Stored data entries:
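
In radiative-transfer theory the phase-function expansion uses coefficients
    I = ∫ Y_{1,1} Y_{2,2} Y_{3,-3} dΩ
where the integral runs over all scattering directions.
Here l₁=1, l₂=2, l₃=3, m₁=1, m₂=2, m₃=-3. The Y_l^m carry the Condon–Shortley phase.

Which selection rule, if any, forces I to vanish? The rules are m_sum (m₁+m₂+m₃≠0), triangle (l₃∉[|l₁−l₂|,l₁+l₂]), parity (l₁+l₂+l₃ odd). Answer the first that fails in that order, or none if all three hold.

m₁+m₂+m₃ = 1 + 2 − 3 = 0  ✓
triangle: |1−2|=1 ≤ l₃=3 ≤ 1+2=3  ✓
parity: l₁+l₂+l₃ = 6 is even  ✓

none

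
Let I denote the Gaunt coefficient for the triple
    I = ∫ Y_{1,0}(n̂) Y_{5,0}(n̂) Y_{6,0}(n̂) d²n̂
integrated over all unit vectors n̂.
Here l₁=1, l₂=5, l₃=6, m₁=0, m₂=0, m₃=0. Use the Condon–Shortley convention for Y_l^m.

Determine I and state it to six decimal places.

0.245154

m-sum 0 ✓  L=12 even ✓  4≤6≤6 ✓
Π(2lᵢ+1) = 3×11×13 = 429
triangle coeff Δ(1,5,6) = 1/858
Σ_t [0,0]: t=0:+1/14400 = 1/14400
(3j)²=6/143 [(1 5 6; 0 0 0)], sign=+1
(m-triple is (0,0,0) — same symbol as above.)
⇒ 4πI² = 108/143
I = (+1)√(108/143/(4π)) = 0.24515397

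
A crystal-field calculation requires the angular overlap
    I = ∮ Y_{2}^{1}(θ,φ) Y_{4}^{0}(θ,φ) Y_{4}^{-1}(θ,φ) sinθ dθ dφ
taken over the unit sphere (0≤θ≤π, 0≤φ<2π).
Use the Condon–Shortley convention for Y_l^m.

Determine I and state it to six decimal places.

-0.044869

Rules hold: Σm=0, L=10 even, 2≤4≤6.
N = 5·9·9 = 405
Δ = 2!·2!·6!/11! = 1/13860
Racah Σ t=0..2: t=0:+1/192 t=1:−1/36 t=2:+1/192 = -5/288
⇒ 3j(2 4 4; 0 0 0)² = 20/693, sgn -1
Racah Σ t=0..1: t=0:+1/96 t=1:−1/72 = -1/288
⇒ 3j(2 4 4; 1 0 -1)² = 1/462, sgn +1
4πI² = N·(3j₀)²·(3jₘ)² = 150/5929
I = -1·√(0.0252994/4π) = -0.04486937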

__WHAT THE TASK REQUIRES__. Take the records above and write each one out again exactly.

__SOLUTION BELOW__.
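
In radiative-transfer theory the phase-function expansion uses coefficients
    I = ∫ Y_{1,1} Y_{2,2} Y_{3,-3} dΩ
where the integral runs over all scattering directions.
Here l₁=1, l₂=2, l₃=3, m₁=1, m₂=2, m₃=-3. The Y_l^m carry the Condon–Shortley phase.

Which selection rule, if any, forces I to vanish? The rules are m_sum (m₁+m₂+m₃≠0), triangle (l₃∉[|l₁−l₂|,l₁+l₂]), parity (l₁+l₂+l₃ odd). Answer the first that fails in that order, or none if all three hold.

m₁+m₂+m₃ = 1 + 2 − 3 = 0  ✓
triangle: |1−2|=1 ≤ l₃=3 ≤ 1+2=3  ✓
parity: l₁+l₂+l₃ = 6 is even  ✓

none

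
Let I denote the Gaunt coefficient for the triple
    I = ∫ Y_{1,0}(n̂) Y_{5,0}(n̂) Y_{6,0}(n̂) d²n̂
integrated over all unit vectors n̂.
Here l₁=1, l₂=5, l₃=6, m₁=0, m₂=0, m₃=0. Use the Condon–Shortley convention for Y_l^m.

Determine I and state it to six decimal places.

0.245154

m-sum 0 ✓  L=12 even ✓  4≤6≤6 ✓
Π(2lᵢ+1) = 3×11×13 = 429
triangle coeff Δ(1,5,6) = 1/858
Σ_t [0,0]: t=0:+1/14400 = 1/14400
(3j)²=6/143 [(1 5 6; 0 0 0)], sign=+1
(m-triple is (0,0,0) — same symbol as above.)
⇒ 4πI² = 108/143
I = (+1)√(108/143/(4π)) = 0.24515397

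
A crystal-field calculation requires the angular overlap
    I = ∮ Y_{2}^{1}(θ,φ) Y_{4}^{0}(θ,φ) Y_{4}^{-1}(θ,φ) sinθ dθ dφ
taken over the unit sphere (0≤θ≤π, 0≤φ<2π).
Use the Condon–Shortley convention for Y_l^m.

Determine I and state it to six decimal places.

-0.044869

Rules hold: Σm=0, L=10 even, 2≤4≤6.
N = 5·9·9 = 405
Δ = 2!·2!·6!/11! = 1/13860
Racah Σ t=0..2: t=0:+1/192 t=1:−1/36 t=2:+1/192 = -5/288
⇒ 3j(2 4 4; 0 0 0)² = 20/693, sgn -1
Racah Σ t=0..1: t=0:+1/96 t=1:−1/72 = -1/288
⇒ 3j(2 4 4; 1 0 -1)² = 1/462, sgn +1
4πI² = N·(3j₀)²·(3jₘ)² = 150/5929
I = -1·√(0.0252994/4π) = -0.04486937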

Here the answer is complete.